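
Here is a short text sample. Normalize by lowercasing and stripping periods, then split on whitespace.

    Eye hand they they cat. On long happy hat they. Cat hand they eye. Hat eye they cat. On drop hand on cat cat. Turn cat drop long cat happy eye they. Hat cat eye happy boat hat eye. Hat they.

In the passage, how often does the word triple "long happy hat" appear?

1

Scanning the 39 overlapping trigram windows for "long happy hat":
  position 7–9: long happy hat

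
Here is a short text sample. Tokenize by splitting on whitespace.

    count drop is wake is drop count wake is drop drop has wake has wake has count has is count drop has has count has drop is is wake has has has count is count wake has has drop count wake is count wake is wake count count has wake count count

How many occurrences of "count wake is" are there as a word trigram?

Scanning the 50 overlapping trigram windows for "count wake is":
  position 7–9: count wake is
  position 40–42: count wake is
  position 43–45: count wake is

3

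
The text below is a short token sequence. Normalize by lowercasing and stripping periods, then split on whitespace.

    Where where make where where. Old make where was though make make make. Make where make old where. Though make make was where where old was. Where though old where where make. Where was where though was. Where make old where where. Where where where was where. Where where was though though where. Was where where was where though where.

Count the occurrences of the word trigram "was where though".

3

Scanning the 58 overlapping trigram windows for "was where though":
  position 26–28: was where though
  position 34–36: was where though
  position 57–59: was where though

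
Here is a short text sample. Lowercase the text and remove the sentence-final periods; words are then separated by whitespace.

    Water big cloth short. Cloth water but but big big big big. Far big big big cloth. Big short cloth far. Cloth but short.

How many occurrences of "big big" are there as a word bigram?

Scanning the 23 overlapping bigram windows for "big big":
  position 9–10: big big
  position 10–11: big big
  position 11–12: big big
  position 14–15: big big
  position 15–16: big big

5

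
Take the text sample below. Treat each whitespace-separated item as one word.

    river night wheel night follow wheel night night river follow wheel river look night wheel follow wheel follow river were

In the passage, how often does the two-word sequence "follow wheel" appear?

Scanning the 19 overlapping bigram windows for "follow wheel":
  position 5–6: follow wheel
  position 10–11: follow wheel
  position 16–17: follow wheel

3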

────────────────

■ **About this task**
Across the listing above, report every line where "separated" occurs.

■ **Exercise solution**
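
Here is a short text sample. Lowercase the text and remove the sentence-final periods; words are then separated by whitespace.
Take the text sample below. Treat each whitespace-separated item as one word.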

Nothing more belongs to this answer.